• [Task brief]:
On how many lines of the data below does the word "ready" appear? Reply with the number only.

• [Data to examine]:
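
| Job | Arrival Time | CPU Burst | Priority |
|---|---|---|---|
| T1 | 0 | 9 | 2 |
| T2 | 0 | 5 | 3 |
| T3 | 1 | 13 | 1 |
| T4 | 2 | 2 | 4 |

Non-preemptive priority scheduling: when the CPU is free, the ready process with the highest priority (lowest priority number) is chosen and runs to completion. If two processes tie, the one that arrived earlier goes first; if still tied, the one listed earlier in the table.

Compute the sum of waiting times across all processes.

55

Timeline: | T1 0-9 | T3 9-22 | T2 22-27 | T4 27-29 |
Completion: T1=9  T2=27  T3=22  T4=29
Turnaround (C−A): T1=9  T2=27  T3=21  T4=27
Waiting = turnaround − burst: T1=0, T2=22, T3=8, T4=25
Total waiting = 0 + 22 + 8 + 25 = 55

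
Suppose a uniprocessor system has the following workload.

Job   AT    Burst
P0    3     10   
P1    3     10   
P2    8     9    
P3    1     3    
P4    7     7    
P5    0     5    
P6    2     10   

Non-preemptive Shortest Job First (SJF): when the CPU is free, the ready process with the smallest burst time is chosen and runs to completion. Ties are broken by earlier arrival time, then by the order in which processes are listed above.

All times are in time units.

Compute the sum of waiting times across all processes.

Schedule: | P5 0-5 | P3 5-8 | P4 8-15 | P2 15-24 | P6 24-34 | P0 34-44 | P1 44-54 |
Completion: P0=44  P1=54  P2=24  P3=8  P4=15  P5=5  P6=34
Waiting = turnaround − burst: P0=31, P1=41, P2=7, P3=4, P4=1, P5=0, P6=22
Total waiting = 31 + 41 + 7 + 4 + 1 + 0 + 22 = 106

106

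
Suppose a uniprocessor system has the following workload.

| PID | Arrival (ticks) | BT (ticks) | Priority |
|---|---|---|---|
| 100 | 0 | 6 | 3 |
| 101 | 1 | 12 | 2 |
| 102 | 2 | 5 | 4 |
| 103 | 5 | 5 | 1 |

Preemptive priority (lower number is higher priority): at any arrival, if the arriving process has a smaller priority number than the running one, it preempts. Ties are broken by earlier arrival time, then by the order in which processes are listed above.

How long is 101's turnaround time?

17

Gantt: | 100 0-1 | 101 1-5 | 103 5-10 | 101 10-18 | 100 18-23 | 102 23-28 |
Completion: 100=23  101=18  102=28  103=10
Turnaround (C−A): 100=23  101=17  102=26  103=5
Turnaround(101) = completion − arrival = 18 − 1 = 17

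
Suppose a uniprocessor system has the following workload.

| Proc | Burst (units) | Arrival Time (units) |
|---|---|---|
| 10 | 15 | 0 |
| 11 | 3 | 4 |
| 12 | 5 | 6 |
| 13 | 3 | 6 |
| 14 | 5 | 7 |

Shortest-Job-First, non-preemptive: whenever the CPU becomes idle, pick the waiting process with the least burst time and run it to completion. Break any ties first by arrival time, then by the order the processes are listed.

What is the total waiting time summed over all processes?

57

Timeline: | 10 0-15 | 11 15-18 | 13 18-21 | 12 21-26 | 14 26-31 |
Completion: 10=15  11=18  12=26  13=21  14=31
Turnaround (C−A): 10=15  11=14  12=20  13=15  14=24
Waiting = turnaround − burst: 10=0, 11=11, 12=15, 13=12, 14=19
Total waiting = 0 + 11 + 15 + 12 + 19 = 57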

• [Answer to this exercise]:
2